* _What the task asks_:
The full set of lines below has to be written out again exactly.

[Dataset excerpts]

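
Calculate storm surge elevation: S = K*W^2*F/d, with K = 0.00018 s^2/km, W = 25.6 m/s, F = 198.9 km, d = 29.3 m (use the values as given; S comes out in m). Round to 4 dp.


S = K * W^2 * F / d
W^2 = 25.6^2 = 655.36
S = 0.00018 * 655.36 * 198.9 / 29.3
Numerator = 0.00018 * 655.36 * 198.9 = 23.463199
S = 23.463199 / 29.3 = 0.8008 m

0.8008


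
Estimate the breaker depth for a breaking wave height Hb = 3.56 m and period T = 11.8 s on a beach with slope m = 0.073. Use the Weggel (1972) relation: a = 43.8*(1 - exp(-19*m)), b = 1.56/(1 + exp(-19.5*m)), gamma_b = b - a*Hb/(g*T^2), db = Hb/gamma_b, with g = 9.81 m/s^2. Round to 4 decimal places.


a = 43.8 * (1 - exp(-19 * m))
exp(-19 * 0.073) = exp(-1.3870) = 0.249824
a = 43.8 * (1 - 0.249824) = 32.857724
b = 1.56 / (1 + exp(-19.5 * m))
exp(-19.5 * 0.073) = exp(-1.4235) = 0.240869
b = 1.56 / (1 + 0.240869) = 1.257183
Hb / (g * T^2) = 3.56 / (9.81 * 11.8^2) = 3.56 / 1365.9444 = 0.00260626
gamma_b = b - a * Hb/(g*T^2) = 1.257183 - 32.857724 * 0.00260626 = 1.171547
db = Hb / gamma_b = 3.56 / 1.171547
db = 3.0387 m

3.0387


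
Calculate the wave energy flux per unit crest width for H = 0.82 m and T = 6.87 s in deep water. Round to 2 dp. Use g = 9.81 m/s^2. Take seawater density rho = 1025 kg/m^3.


P = rho * g^2 * H^2 * T / (32 * pi)
P = 1025 * 9.81^2 * 0.82^2 * 6.87 / (32 * pi)
P = 1025 * 96.2361 * 0.6724 * 6.87 / 100.53096
P = 4532.59 W/m

4532.59


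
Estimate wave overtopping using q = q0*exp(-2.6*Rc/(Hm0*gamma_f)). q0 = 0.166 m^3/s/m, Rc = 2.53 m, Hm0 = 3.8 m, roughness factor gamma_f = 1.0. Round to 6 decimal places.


q = q0 * exp(-2.6 * Rc / (Hm0 * gamma_f))
Exponent = -2.6 * 2.53 / (3.8 * 1.0)
= -2.6 * 2.53 / 3.8000
= -1.731053
exp(-1.731053) = 0.177098
q = 0.166 * 0.177098
q = 0.029398 m^3/s/m

0.029398


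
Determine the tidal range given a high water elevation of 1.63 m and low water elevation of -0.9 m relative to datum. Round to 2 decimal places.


Tidal range = High water - Low water
Tidal range = 1.63 - (-0.9)
Tidal range = 2.53 m

2.53


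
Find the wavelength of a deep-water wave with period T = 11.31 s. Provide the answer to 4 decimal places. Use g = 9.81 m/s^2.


L0 = g * T^2 / (2 * pi)
L0 = 9.81 * 11.31^2 / (2 * pi)
L0 = 9.81 * 127.9161 / 6.28319
L0 = 1254.8569 / 6.28319
L0 = 199.7167 m

199.7167


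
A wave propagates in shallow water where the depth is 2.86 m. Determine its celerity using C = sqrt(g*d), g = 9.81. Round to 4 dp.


Using the shallow-water approximation:
C = sqrt(g * d) = sqrt(9.81 * 2.86)
C = sqrt(28.0566)
C = 5.2968 m/s

5.2968


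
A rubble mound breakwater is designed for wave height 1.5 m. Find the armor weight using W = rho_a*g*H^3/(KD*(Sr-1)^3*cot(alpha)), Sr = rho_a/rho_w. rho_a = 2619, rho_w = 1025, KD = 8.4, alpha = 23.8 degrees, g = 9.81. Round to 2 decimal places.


Sr = rho_a / rho_w = 2619 / 1025 = 2.555122
(Sr - 1) = 1.555122
(Sr - 1)^3 = 3.760914
cot(23.8) = 1 / tan(23.8) = 1 / 0.441053 = 2.267304
Numerator = 2619 * 9.81 * 1.5^3 = 86711.8163
Denominator = 8.4 * 3.760914 * 2.267304 = 71.627914
W = 86711.8163 / 71.627914
W = 1210.59 N

1210.59


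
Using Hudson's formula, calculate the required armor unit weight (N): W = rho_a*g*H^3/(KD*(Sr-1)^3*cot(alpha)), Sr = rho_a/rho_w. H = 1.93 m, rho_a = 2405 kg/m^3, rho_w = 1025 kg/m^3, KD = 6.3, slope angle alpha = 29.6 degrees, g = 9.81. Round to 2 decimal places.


Sr = rho_a / rho_w = 2405 / 1025 = 2.346341
(Sr - 1) = 1.346341
(Sr - 1)^3 = 2.440426
cot(29.6) = 1 / tan(29.6) = 1 / 0.568079 = 1.760318
Numerator = 2405 * 9.81 * 1.93^3 = 169611.7813
Denominator = 6.3 * 2.440426 * 1.760318 = 27.064339
W = 169611.7813 / 27.064339
W = 6266.98 N

6266.98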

* _Reply_:
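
Calculate storm surge elevation: S = K*W^2*F/d, with K = 0.00018 s^2/km, W = 25.6 m/s, F = 198.9 km, d = 29.3 m (use the values as given; S comes out in m). Round to 4 dp.


S = K * W^2 * F / d
W^2 = 25.6^2 = 655.36
S = 0.00018 * 655.36 * 198.9 / 29.3
Numerator = 0.00018 * 655.36 * 198.9 = 23.463199
S = 23.463199 / 29.3 = 0.8008 m

0.8008


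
Estimate the breaker depth for a breaking wave height Hb = 3.56 m and period T = 11.8 s on a beach with slope m = 0.073. Use the Weggel (1972) relation: a = 43.8*(1 - exp(-19*m)), b = 1.56/(1 + exp(-19.5*m)), gamma_b = b - a*Hb/(g*T^2), db = Hb/gamma_b, with g = 9.81 m/s^2. Round to 4 decimal places.


a = 43.8 * (1 - exp(-19 * m))
exp(-19 * 0.073) = exp(-1.3870) = 0.249824
a = 43.8 * (1 - 0.249824) = 32.857724
b = 1.56 / (1 + exp(-19.5 * m))
exp(-19.5 * 0.073) = exp(-1.4235) = 0.240869
b = 1.56 / (1 + 0.240869) = 1.257183
Hb / (g * T^2) = 3.56 / (9.81 * 11.8^2) = 3.56 / 1365.9444 = 0.00260626
gamma_b = b - a * Hb/(g*T^2) = 1.257183 - 32.857724 * 0.00260626 = 1.171547
db = Hb / gamma_b = 3.56 / 1.171547
db = 3.0387 m

3.0387


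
Calculate the wave energy flux per unit crest width for H = 0.82 m and T = 6.87 s in deep water. Round to 2 dp. Use g = 9.81 m/s^2. Take seawater density rho = 1025 kg/m^3.


P = rho * g^2 * H^2 * T / (32 * pi)
P = 1025 * 9.81^2 * 0.82^2 * 6.87 / (32 * pi)
P = 1025 * 96.2361 * 0.6724 * 6.87 / 100.53096
P = 4532.59 W/m

4532.59


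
Estimate wave overtopping using q = q0*exp(-2.6*Rc/(Hm0*gamma_f)). q0 = 0.166 m^3/s/m, Rc = 2.53 m, Hm0 = 3.8 m, roughness factor gamma_f = 1.0. Round to 6 decimal places.


q = q0 * exp(-2.6 * Rc / (Hm0 * gamma_f))
Exponent = -2.6 * 2.53 / (3.8 * 1.0)
= -2.6 * 2.53 / 3.8000
= -1.731053
exp(-1.731053) = 0.177098
q = 0.166 * 0.177098
q = 0.029398 m^3/s/m

0.029398


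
Determine the tidal range given a high water elevation of 1.63 m and low water elevation of -0.9 m relative to datum. Round to 2 decimal places.


Tidal range = High water - Low water
Tidal range = 1.63 - (-0.9)
Tidal range = 2.53 m

2.53


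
Find the wavelength of a deep-water wave with period T = 11.31 s. Provide the answer to 4 decimal places. Use g = 9.81 m/s^2.


L0 = g * T^2 / (2 * pi)
L0 = 9.81 * 11.31^2 / (2 * pi)
L0 = 9.81 * 127.9161 / 6.28319
L0 = 1254.8569 / 6.28319
L0 = 199.7167 m

199.7167


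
A wave propagates in shallow water where the depth is 2.86 m. Determine its celerity using C = sqrt(g*d), g = 9.81. Round to 4 dp.


Using the shallow-water approximation:
C = sqrt(g * d) = sqrt(9.81 * 2.86)
C = sqrt(28.0566)
C = 5.2968 m/s

5.2968


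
A rubble mound breakwater is designed for wave height 1.5 m. Find the armor weight using W = rho_a*g*H^3/(KD*(Sr-1)^3*cot(alpha)), Sr = rho_a/rho_w. rho_a = 2619, rho_w = 1025, KD = 8.4, alpha = 23.8 degrees, g = 9.81. Round to 2 decimal places.


Sr = rho_a / rho_w = 2619 / 1025 = 2.555122
(Sr - 1) = 1.555122
(Sr - 1)^3 = 3.760914
cot(23.8) = 1 / tan(23.8) = 1 / 0.441053 = 2.267304
Numerator = 2619 * 9.81 * 1.5^3 = 86711.8163
Denominator = 8.4 * 3.760914 * 2.267304 = 71.627914
W = 86711.8163 / 71.627914
W = 1210.59 N

1210.59


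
Using Hudson's formula, calculate the required armor unit weight (N): W = rho_a*g*H^3/(KD*(Sr-1)^3*cot(alpha)), Sr = rho_a/rho_w. H = 1.93 m, rho_a = 2405 kg/m^3, rho_w = 1025 kg/m^3, KD = 6.3, slope angle alpha = 29.6 degrees, g = 9.81. Round to 2 decimal places.


Sr = rho_a / rho_w = 2405 / 1025 = 2.346341
(Sr - 1) = 1.346341
(Sr - 1)^3 = 2.440426
cot(29.6) = 1 / tan(29.6) = 1 / 0.568079 = 1.760318
Numerator = 2405 * 9.81 * 1.93^3 = 169611.7813
Denominator = 6.3 * 2.440426 * 1.760318 = 27.064339
W = 169611.7813 / 27.064339
W = 6266.98 N

6266.98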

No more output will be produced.